(Data under study begins)

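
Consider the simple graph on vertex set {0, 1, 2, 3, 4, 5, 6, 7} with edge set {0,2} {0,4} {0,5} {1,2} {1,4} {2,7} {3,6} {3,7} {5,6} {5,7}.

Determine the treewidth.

2

A width-2 tree decomposition is:
Bags: B1 = {3, 5, 6}  B2 = {3, 5, 7}  B3 = {0, 5, 7}  B4 = {0, 2, 7}  B5 = {0, 2, 4}  B6 = {1, 2, 4}
Tree: B1–B2, B2–B3, B3–B4, B4–B5, B5–B6
Each bag holds 3 vertices, so the decomposition has width 2, which upper-bounds the treewidth. For the lower bound, G contains the cycle 6–3–7–5–6, so G is not a forest; only forests have treewidth ≤ 1, hence tw(G) ≥ 2. Hence tw(G) = 2 exactly.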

(Data under study ends)

All the entries are to be reproduced verbatim.

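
Consider the simple graph on vertex set {0, 1, 2, 3, 4, 5, 6, 7} with edge set {0,2} {0,4} {0,5} {1,2} {1,4} {2,7} {3,6} {3,7} {5,6} {5,7}.

Determine the treewidth.

2

A width-2 tree decomposition is:
Bags: B1 = {3, 5, 6}  B2 = {3, 5, 7}  B3 = {0, 5, 7}  B4 = {0, 2, 7}  B5 = {0, 2, 4}  B6 = {1, 2, 4}
Tree: B1–B2, B2–B3, B3–B4, B4–B5, B5–B6
Each bag holds 3 vertices, so the decomposition has width 2, which upper-bounds the treewidth. For the lower bound, G contains the cycle 6–3–7–5–6, so G is not a forest; only forests have treewidth ≤ 1, hence tw(G) ≥ 2. Hence tw(G) = 2 exactly.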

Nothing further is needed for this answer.